Records supplied below:

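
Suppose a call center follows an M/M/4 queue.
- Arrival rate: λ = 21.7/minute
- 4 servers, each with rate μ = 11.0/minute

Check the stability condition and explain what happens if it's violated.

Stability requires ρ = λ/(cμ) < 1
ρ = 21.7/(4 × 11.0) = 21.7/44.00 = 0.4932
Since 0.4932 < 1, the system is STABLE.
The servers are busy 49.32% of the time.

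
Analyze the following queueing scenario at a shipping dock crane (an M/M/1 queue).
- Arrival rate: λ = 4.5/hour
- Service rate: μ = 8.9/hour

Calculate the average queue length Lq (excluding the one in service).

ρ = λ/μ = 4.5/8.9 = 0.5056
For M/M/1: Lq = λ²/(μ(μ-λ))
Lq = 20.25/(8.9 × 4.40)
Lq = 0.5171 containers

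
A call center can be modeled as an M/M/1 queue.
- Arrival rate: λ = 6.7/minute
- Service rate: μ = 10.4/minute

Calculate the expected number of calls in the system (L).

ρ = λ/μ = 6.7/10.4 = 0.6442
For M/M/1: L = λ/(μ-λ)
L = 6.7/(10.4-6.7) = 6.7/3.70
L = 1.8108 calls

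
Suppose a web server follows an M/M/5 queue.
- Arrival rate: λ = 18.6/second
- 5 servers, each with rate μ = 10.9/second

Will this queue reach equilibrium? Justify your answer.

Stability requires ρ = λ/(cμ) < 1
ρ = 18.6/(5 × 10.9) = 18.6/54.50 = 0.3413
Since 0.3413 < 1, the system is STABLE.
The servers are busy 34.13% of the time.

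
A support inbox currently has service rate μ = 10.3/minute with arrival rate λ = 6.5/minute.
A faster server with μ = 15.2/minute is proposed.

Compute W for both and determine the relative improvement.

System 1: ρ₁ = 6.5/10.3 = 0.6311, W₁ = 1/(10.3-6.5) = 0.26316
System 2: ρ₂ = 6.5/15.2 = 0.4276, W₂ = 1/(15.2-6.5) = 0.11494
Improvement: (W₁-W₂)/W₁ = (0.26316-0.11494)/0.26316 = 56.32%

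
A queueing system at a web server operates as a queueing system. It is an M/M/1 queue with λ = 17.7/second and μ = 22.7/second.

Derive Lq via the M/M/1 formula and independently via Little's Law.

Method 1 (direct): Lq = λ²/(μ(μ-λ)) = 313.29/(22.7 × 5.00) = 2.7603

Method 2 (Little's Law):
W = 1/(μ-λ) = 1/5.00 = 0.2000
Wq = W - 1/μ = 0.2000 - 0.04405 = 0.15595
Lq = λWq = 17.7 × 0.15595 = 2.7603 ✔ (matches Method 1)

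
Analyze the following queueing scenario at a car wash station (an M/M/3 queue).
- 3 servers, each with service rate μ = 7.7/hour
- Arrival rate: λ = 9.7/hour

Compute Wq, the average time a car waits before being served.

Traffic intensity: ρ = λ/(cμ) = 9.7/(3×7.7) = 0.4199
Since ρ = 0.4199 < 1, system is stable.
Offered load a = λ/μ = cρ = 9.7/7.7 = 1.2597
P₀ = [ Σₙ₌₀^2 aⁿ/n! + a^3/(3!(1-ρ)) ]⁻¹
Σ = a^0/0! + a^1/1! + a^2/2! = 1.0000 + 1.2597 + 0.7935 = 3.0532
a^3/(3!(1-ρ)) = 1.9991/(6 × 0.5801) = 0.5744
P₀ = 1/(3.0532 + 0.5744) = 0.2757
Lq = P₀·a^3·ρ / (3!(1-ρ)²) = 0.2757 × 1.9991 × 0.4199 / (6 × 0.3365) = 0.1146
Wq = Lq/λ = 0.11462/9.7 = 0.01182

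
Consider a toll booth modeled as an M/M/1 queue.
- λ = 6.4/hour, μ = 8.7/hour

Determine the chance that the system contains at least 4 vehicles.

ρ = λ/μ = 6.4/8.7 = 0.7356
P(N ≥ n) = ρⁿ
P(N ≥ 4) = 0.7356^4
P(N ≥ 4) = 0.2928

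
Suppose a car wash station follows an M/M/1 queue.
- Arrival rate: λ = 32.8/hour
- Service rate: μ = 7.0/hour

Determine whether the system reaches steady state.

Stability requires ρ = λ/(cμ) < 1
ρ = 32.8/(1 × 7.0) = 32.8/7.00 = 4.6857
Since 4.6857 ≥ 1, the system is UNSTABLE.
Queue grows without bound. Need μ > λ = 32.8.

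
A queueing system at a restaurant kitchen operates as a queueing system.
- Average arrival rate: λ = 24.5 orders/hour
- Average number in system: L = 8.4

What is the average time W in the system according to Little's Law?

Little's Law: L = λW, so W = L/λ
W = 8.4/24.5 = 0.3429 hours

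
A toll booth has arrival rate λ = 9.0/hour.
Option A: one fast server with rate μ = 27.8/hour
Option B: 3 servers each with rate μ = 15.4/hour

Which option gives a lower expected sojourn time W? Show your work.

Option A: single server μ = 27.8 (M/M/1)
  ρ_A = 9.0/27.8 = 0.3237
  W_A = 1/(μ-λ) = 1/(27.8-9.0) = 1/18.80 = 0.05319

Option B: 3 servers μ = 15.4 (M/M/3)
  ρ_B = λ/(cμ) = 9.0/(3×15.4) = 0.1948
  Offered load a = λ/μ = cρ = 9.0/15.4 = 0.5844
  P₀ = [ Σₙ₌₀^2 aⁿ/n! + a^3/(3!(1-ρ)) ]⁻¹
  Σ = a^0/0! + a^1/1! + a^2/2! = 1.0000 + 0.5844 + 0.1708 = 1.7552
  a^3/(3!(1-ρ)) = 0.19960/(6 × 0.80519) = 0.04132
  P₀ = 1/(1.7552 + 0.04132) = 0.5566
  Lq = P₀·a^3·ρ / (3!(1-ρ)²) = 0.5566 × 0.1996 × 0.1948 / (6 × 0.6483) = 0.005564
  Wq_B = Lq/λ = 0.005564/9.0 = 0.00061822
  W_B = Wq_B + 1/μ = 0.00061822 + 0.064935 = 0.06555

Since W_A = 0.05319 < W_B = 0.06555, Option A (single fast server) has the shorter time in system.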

End of Records supplied.

Among the lines of the data, which ones contain the word "toll"? Show them.

• [Answer to this task]
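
Consider a toll booth modeled as an M/M/1 queue.
A toll booth has arrival rate λ = 9.0/hour.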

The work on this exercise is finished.